[[ Records supplied open ]]

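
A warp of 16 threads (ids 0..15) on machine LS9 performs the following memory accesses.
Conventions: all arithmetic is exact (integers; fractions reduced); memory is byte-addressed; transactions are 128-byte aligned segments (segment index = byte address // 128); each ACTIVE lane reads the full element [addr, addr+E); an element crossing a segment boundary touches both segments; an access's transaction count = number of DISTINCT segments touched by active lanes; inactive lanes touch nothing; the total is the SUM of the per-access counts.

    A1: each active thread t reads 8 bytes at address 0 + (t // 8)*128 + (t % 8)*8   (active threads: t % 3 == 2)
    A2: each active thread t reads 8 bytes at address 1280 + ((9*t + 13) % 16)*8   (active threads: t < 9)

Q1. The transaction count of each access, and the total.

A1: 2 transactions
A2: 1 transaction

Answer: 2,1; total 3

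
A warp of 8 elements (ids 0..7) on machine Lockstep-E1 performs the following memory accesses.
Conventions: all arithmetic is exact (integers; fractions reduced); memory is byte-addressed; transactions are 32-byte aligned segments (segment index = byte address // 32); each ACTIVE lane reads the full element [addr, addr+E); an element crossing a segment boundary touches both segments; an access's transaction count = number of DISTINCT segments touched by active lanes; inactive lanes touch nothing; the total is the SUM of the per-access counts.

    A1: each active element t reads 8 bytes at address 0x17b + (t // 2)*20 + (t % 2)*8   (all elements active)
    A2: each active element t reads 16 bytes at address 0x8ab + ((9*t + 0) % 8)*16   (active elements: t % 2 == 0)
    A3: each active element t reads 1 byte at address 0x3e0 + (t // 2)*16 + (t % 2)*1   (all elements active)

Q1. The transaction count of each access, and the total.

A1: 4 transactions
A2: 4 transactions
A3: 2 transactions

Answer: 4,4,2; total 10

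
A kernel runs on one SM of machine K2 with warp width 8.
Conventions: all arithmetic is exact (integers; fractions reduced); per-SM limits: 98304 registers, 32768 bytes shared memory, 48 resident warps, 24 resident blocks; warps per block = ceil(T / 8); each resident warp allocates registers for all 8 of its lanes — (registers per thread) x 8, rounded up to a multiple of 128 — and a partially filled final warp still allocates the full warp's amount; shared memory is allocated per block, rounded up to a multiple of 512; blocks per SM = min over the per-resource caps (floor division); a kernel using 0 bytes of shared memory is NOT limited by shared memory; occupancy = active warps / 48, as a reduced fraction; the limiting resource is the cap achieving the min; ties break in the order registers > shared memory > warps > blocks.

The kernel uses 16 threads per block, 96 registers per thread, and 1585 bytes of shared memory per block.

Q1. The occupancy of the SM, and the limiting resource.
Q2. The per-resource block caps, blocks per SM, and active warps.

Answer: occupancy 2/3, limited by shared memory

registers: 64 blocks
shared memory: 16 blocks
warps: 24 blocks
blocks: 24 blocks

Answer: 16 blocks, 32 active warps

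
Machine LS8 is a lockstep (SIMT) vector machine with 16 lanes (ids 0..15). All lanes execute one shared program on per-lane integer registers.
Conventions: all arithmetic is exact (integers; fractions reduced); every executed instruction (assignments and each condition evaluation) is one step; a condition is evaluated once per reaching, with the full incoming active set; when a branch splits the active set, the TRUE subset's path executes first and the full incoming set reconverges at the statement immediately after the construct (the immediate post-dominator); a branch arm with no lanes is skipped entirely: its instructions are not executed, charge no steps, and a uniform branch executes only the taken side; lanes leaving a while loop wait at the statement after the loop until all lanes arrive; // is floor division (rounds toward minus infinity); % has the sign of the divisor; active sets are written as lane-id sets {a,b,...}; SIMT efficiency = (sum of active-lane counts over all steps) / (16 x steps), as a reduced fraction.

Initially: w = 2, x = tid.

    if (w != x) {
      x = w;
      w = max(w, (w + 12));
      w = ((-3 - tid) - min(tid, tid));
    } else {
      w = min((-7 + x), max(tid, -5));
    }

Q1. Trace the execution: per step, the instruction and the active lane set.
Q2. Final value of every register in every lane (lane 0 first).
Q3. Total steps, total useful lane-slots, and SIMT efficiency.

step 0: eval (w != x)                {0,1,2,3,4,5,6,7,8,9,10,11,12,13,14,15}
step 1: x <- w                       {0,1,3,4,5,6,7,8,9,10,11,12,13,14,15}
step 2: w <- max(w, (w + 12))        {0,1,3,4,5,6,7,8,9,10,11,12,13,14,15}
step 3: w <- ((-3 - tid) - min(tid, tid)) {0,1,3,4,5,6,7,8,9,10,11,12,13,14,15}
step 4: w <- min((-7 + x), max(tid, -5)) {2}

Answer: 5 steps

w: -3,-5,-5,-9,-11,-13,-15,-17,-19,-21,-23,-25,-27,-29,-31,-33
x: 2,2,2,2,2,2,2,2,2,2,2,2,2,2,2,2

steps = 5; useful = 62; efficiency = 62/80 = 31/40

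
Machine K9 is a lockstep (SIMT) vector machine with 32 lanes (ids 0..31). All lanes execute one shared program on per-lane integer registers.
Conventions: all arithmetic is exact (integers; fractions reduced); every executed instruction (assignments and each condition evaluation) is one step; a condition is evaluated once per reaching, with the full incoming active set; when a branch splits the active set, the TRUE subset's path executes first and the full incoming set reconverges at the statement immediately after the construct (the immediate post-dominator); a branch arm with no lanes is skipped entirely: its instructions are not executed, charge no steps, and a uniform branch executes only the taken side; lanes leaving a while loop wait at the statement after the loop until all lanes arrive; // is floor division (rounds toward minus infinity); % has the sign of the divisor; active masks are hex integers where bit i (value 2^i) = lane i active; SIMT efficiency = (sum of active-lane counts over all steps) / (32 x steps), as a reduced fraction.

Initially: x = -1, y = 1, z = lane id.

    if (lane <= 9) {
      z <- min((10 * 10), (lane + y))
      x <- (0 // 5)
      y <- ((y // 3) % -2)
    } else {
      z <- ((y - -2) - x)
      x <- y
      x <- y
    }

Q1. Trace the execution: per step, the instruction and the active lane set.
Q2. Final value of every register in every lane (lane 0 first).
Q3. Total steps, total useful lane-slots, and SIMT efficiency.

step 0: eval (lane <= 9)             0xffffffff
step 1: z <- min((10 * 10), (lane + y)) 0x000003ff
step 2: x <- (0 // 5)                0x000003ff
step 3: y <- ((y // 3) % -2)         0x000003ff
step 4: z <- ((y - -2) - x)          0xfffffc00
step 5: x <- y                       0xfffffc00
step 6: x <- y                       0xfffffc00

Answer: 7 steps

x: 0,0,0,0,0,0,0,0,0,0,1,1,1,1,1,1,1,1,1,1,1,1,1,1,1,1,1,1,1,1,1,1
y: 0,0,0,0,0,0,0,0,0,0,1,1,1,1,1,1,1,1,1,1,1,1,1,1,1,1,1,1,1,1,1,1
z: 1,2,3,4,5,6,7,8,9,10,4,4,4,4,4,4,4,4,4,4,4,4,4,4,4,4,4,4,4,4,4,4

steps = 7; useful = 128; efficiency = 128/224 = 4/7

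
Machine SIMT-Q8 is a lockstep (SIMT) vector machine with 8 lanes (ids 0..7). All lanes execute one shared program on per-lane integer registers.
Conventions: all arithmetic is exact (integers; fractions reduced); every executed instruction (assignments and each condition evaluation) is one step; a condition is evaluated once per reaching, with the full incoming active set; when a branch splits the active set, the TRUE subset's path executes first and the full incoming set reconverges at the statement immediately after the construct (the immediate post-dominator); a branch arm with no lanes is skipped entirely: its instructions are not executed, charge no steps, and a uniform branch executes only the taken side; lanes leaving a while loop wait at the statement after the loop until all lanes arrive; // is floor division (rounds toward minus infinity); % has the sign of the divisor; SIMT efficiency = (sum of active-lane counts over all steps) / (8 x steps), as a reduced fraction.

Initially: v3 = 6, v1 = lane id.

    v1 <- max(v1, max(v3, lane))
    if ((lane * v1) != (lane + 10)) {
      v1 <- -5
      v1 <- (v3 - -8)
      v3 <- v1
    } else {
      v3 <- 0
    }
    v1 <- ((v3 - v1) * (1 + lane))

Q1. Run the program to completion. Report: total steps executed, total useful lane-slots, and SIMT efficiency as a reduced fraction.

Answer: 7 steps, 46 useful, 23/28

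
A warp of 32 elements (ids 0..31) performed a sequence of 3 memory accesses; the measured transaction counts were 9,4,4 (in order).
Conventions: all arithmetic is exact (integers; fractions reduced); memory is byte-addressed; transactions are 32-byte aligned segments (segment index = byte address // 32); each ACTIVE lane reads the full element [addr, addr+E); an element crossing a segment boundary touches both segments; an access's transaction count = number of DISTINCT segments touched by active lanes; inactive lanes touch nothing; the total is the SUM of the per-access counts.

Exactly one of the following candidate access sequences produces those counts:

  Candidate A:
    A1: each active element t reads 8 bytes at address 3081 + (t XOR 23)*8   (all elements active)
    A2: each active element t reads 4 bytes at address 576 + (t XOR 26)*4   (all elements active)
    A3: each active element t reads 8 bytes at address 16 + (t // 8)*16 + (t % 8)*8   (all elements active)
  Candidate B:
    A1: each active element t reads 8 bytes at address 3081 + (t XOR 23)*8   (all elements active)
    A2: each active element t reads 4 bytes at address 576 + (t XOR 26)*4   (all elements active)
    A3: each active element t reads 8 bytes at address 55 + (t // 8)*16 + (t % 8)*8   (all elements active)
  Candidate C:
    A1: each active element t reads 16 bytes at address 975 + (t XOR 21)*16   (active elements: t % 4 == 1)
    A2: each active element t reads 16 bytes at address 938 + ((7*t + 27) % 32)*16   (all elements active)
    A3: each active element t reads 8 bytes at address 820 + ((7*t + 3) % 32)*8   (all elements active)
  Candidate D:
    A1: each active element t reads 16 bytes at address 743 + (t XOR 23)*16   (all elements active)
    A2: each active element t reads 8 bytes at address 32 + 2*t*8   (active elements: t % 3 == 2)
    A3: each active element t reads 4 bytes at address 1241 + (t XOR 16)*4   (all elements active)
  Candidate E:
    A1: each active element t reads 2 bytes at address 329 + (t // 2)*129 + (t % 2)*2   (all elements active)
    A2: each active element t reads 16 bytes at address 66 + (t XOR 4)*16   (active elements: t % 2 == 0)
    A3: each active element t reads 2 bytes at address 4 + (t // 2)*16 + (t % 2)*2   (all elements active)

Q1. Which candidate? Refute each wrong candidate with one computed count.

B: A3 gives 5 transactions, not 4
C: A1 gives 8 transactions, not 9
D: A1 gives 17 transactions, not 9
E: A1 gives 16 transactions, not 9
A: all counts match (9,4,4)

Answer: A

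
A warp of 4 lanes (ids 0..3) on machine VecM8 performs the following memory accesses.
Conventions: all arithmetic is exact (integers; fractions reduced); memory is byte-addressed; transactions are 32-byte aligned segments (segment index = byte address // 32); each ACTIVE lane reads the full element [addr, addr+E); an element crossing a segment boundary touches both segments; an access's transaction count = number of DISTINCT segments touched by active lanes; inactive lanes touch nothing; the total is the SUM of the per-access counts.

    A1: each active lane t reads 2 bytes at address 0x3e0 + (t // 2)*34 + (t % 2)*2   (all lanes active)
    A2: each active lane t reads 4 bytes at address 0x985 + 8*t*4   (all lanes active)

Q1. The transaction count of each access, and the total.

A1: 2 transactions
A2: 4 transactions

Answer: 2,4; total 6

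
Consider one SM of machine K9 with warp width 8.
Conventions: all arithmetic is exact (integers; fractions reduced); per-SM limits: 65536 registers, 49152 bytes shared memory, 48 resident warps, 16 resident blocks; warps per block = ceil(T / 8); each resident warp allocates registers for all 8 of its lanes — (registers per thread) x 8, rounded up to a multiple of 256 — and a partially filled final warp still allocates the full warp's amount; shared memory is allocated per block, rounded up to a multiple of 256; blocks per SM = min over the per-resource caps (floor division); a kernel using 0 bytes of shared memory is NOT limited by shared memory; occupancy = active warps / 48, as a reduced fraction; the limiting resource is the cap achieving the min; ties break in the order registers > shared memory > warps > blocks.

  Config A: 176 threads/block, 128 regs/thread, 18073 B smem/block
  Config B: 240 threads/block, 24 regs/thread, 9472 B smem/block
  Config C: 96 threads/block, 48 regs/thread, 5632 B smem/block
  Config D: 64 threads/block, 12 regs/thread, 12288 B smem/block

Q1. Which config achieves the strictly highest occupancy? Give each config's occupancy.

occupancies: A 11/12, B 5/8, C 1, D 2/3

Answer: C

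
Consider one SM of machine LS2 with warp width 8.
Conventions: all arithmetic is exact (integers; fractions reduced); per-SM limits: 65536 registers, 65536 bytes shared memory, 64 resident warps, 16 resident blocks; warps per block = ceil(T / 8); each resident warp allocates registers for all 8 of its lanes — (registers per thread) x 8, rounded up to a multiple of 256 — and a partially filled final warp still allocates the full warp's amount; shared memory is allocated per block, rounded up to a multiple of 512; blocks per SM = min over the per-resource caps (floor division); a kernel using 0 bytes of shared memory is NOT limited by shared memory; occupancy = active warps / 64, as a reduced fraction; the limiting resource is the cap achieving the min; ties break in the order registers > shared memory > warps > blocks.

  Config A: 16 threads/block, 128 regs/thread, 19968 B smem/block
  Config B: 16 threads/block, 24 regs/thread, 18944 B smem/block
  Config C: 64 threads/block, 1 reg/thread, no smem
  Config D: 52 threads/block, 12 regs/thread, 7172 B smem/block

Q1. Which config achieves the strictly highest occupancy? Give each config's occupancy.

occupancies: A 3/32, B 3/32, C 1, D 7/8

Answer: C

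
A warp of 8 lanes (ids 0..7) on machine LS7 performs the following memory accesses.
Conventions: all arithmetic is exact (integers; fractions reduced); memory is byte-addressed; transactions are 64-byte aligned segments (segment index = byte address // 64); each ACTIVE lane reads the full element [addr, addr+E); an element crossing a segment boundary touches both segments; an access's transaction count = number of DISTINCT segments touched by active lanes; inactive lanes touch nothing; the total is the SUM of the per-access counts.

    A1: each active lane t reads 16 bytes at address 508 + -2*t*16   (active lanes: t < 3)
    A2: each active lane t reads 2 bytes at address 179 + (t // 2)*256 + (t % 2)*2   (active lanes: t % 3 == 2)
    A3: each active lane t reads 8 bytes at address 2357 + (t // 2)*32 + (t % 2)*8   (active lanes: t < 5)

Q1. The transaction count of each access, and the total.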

[[ Records supplied closed ]]

Exercise objective
If a line falls between the first line of the entries and the line containing "A1: each active thread", or is one of those two, restate it word for word; leave all other lines out.

Result of the exercise
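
A warp of 16 threads (ids 0..15) on machine LS9 performs the following memory accesses.
Conventions: all arithmetic is exact (integers; fractions reduced); memory is byte-addressed; transactions are 128-byte aligned segments (segment index = byte address // 128); each ACTIVE lane reads the full element [addr, addr+E); an element crossing a segment boundary touches both segments; an access's transaction count = number of DISTINCT segments touched by active lanes; inactive lanes touch nothing; the total is the SUM of the per-access counts.

    A1: each active thread t reads 8 bytes at address 0 + (t // 8)*128 + (t % 8)*8   (active threads: t % 3 == 2)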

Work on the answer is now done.